**WHAT YOU NEED TO DO:** Each record should be reproduced exactly.

**EXTRACTED DATA:**
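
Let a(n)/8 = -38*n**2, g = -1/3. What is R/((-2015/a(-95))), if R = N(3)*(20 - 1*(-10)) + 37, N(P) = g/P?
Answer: 55420720/1209 ≈ 45840.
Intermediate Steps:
g = -1/3 (g = -1*1/3 = -1/3 ≈ -0.33333)
N(P) = -1/(3*P)
a(n) = -304*n**2 (a(n) = 8*(-38*n**2) = -304*n**2)
R = 101/3 (R = (-1/3/3)*(20 - 1*(-10)) + 37 = (-1/3*1/3)*(20 + 10) + 37 = -1/9*30 + 37 = -10/3 + 37 = 101/3 ≈ 33.667)
R/((-2015/a(-95))) = 101/(3*((-2015/((-304*(-95)**2))))) = 101/(3*((-2015/((-304*9025))))) = 101/(3*((-2015/(-2743600)))) = 101/(3*((-2015*(-1/2743600)))) = 101/(3*(403/548720)) = (101/3)*(548720/403) = 55420720/1209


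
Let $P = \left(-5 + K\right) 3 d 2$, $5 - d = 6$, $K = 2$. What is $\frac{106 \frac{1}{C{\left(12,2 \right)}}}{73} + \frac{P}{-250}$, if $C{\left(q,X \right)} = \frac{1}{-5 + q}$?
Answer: $\frac{92093}{9125} \approx 10.092$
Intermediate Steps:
$d = -1$ ($d = 5 - 6 = -1$)
$P = 18$ ($P = \left(-5 + 2\right) 3 \left(-1\right) 2 = \left(-3\right) 3 \left(-1\right) 2 = \left(-9\right) \left(-1\right) 2 = 9 \cdot 2 = 18$)
$\frac{106 \frac{1}{C{\left(12,2 \right)}}}{73} + \frac{P}{-250} = \frac{106 \frac{1}{\frac{1}{-5 + 12}}}{73} + \frac{18}{-250} = \frac{106}{\frac{1}{7}} \cdot \frac{1}{73} + 18 \left(- \frac{1}{250}\right) = 106 \frac{1}{\frac{1}{7}} \cdot \frac{1}{73} - \frac{9}{125} = 106 \cdot 7 \cdot \frac{1}{73} - \frac{9}{125} = 742 \cdot \frac{1}{73} - \frac{9}{125} = \frac{742}{73} - \frac{9}{125} = \frac{92093}{9125}$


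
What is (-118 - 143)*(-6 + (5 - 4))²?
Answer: -6525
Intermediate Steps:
(-118 - 143)*(-6 + (5 - 4))² = -261*(-6 + 1)² = -261*(-5)² = -261*25 = -6525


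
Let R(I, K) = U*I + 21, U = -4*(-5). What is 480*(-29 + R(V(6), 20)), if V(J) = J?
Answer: 53760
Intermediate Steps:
U = 20
R(I, K) = 21 + 20*I (R(I, K) = 20*I + 21 = 21 + 20*I)
480*(-29 + R(V(6), 20)) = 480*(-29 + (21 + 20*6)) = 480*(-29 + (21 + 120)) = 480*(-29 + 141) = 480*112 = 53760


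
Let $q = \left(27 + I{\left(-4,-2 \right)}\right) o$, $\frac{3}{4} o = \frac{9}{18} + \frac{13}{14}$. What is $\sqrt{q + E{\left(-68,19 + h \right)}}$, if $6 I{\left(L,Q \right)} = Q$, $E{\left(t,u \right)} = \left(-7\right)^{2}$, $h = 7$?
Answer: $\frac{\sqrt{44009}}{21} \approx 9.9897$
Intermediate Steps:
$o = \frac{40}{21}$ ($o = \frac{4 \left(\frac{9}{18} + \frac{13}{14}\right)}{3} = \frac{4 \left(9 \cdot \frac{1}{18} + 13 \cdot \frac{1}{14}\right)}{3} = \frac{4 \left(\frac{1}{2} + \frac{13}{14}\right)}{3} = \frac{4}{3} \cdot \frac{10}{7} = \frac{40}{21} \approx 1.9048$)
$E{\left(t,u \right)} = 49$
$I{\left(L,Q \right)} = \frac{Q}{6}$
$q = \frac{3200}{63}$ ($q = \left(27 + \frac{1}{6} \left(-2\right)\right) \frac{40}{21} = \left(27 - \frac{1}{3}\right) \frac{40}{21} = \frac{80}{3} \cdot \frac{40}{21} = \frac{3200}{63} \approx 50.794$)
$\sqrt{q + E{\left(-68,19 + h \right)}} = \sqrt{\frac{3200}{63} + 49} = \sqrt{\frac{6287}{63}} = \frac{\sqrt{44009}}{21}$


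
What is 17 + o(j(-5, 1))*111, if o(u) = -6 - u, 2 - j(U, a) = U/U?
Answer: -760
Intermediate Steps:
j(U, a) = 1 (j(U, a) = 2 - U/U = 2 - 1*1 = 2 - 1 = 1)
17 + o(j(-5, 1))*111 = 17 + (-6 - 1*1)*111 = 17 + (-6 - 1)*111 = 17 - 7*111 = 17 - 777 = -760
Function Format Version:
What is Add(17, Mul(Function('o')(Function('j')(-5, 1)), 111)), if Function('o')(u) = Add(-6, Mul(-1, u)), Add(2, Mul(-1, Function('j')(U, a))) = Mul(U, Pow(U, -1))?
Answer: -760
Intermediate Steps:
Function('j')(U, a) = 1 (Function('j')(U, a) = Add(2, Mul(-1, Mul(U, Pow(U, -1)))) = Add(2, Mul(-1, 1)) = Add(2, -1) = 1)
Add(17, Mul(Function('o')(Function('j')(-5, 1)), 111)) = Add(17, Mul(Add(-6, Mul(-1, 1)), 111)) = Add(17, Mul(Add(-6, -1), 111)) = Add(17, Mul(-7, 111)) = Add(17, -777) = -760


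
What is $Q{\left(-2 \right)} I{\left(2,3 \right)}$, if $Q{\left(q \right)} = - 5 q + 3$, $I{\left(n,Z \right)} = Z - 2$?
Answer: $13$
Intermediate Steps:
$I{\left(n,Z \right)} = -2 + Z$
$Q{\left(q \right)} = 3 - 5 q$
$Q{\left(-2 \right)} I{\left(2,3 \right)} = \left(3 - -10\right) \left(-2 + 3\right) = \left(3 + 10\right) 1 = 13 \cdot 1 = 13$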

**REPLY TO THE EXERCISE:**
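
Let a(n)/8 = -38*n**2, g = -1/3. What is R/((-2015/a(-95))), if R = N(3)*(20 - 1*(-10)) + 37, N(P) = g/P?
Answer: 55420720/1209 ≈ 45840.
Intermediate Steps:
g = -1/3 (g = -1*1/3 = -1/3 ≈ -0.33333)
N(P) = -1/(3*P)
a(n) = -304*n**2 (a(n) = 8*(-38*n**2) = -304*n**2)
R = 101/3 (R = (-1/3/3)*(20 - 1*(-10)) + 37 = (-1/3*1/3)*(20 + 10) + 37 = -1/9*30 + 37 = -10/3 + 37 = 101/3 ≈ 33.667)
R/((-2015/a(-95))) = 101/(3*((-2015/((-304*(-95)**2))))) = 101/(3*((-2015/((-304*9025))))) = 101/(3*((-2015/(-2743600)))) = 101/(3*((-2015*(-1/2743600)))) = 101/(3*(403/548720)) = (101/3)*(548720/403) = 55420720/1209


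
Let $P = \left(-5 + K\right) 3 d 2$, $5 - d = 6$, $K = 2$. What is $\frac{106 \frac{1}{C{\left(12,2 \right)}}}{73} + \frac{P}{-250}$, if $C{\left(q,X \right)} = \frac{1}{-5 + q}$?
Answer: $\frac{92093}{9125} \approx 10.092$
Intermediate Steps:
$d = -1$ ($d = 5 - 6 = -1$)
$P = 18$ ($P = \left(-5 + 2\right) 3 \left(-1\right) 2 = \left(-3\right) 3 \left(-1\right) 2 = \left(-9\right) \left(-1\right) 2 = 9 \cdot 2 = 18$)
$\frac{106 \frac{1}{C{\left(12,2 \right)}}}{73} + \frac{P}{-250} = \frac{106 \frac{1}{\frac{1}{-5 + 12}}}{73} + \frac{18}{-250} = \frac{106}{\frac{1}{7}} \cdot \frac{1}{73} + 18 \left(- \frac{1}{250}\right) = 106 \frac{1}{\frac{1}{7}} \cdot \frac{1}{73} - \frac{9}{125} = 106 \cdot 7 \cdot \frac{1}{73} - \frac{9}{125} = 742 \cdot \frac{1}{73} - \frac{9}{125} = \frac{742}{73} - \frac{9}{125} = \frac{92093}{9125}$


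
What is (-118 - 143)*(-6 + (5 - 4))²?
Answer: -6525
Intermediate Steps:
(-118 - 143)*(-6 + (5 - 4))² = -261*(-6 + 1)² = -261*(-5)² = -261*25 = -6525


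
Let R(I, K) = U*I + 21, U = -4*(-5). What is 480*(-29 + R(V(6), 20)), if V(J) = J?
Answer: 53760
Intermediate Steps:
U = 20
R(I, K) = 21 + 20*I (R(I, K) = 20*I + 21 = 21 + 20*I)
480*(-29 + R(V(6), 20)) = 480*(-29 + (21 + 20*6)) = 480*(-29 + (21 + 120)) = 480*(-29 + 141) = 480*112 = 53760


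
Let $q = \left(27 + I{\left(-4,-2 \right)}\right) o$, $\frac{3}{4} o = \frac{9}{18} + \frac{13}{14}$. What is $\sqrt{q + E{\left(-68,19 + h \right)}}$, if $6 I{\left(L,Q \right)} = Q$, $E{\left(t,u \right)} = \left(-7\right)^{2}$, $h = 7$?
Answer: $\frac{\sqrt{44009}}{21} \approx 9.9897$
Intermediate Steps:
$o = \frac{40}{21}$ ($o = \frac{4 \left(\frac{9}{18} + \frac{13}{14}\right)}{3} = \frac{4 \left(9 \cdot \frac{1}{18} + 13 \cdot \frac{1}{14}\right)}{3} = \frac{4 \left(\frac{1}{2} + \frac{13}{14}\right)}{3} = \frac{4}{3} \cdot \frac{10}{7} = \frac{40}{21} \approx 1.9048$)
$E{\left(t,u \right)} = 49$
$I{\left(L,Q \right)} = \frac{Q}{6}$
$q = \frac{3200}{63}$ ($q = \left(27 + \frac{1}{6} \left(-2\right)\right) \frac{40}{21} = \left(27 - \frac{1}{3}\right) \frac{40}{21} = \frac{80}{3} \cdot \frac{40}{21} = \frac{3200}{63} \approx 50.794$)
$\sqrt{q + E{\left(-68,19 + h \right)}} = \sqrt{\frac{3200}{63} + 49} = \sqrt{\frac{6287}{63}} = \frac{\sqrt{44009}}{21}$


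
What is 17 + o(j(-5, 1))*111, if o(u) = -6 - u, 2 - j(U, a) = U/U?
Answer: -760
Intermediate Steps:
j(U, a) = 1 (j(U, a) = 2 - U/U = 2 - 1*1 = 2 - 1 = 1)
17 + o(j(-5, 1))*111 = 17 + (-6 - 1*1)*111 = 17 + (-6 - 1)*111 = 17 - 7*111 = 17 - 777 = -760
Function Format Version:
What is Add(17, Mul(Function('o')(Function('j')(-5, 1)), 111)), if Function('o')(u) = Add(-6, Mul(-1, u)), Add(2, Mul(-1, Function('j')(U, a))) = Mul(U, Pow(U, -1))?
Answer: -760
Intermediate Steps:
Function('j')(U, a) = 1 (Function('j')(U, a) = Add(2, Mul(-1, Mul(U, Pow(U, -1)))) = Add(2, Mul(-1, 1)) = Add(2, -1) = 1)
Add(17, Mul(Function('o')(Function('j')(-5, 1)), 111)) = Add(17, Mul(Add(-6, Mul(-1, 1)), 111)) = Add(17, Mul(Add(-6, -1), 111)) = Add(17, Mul(-7, 111)) = Add(17, -777) = -760


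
What is $Q{\left(-2 \right)} I{\left(2,3 \right)}$, if $Q{\left(q \right)} = - 5 q + 3$, $I{\left(n,Z \right)} = Z - 2$?
Answer: $13$
Intermediate Steps:
$I{\left(n,Z \right)} = -2 + Z$
$Q{\left(q \right)} = 3 - 5 q$
$Q{\left(-2 \right)} I{\left(2,3 \right)} = \left(3 - -10\right) \left(-2 + 3\right) = \left(3 + 10\right) 1 = 13 \cdot 1 = 13$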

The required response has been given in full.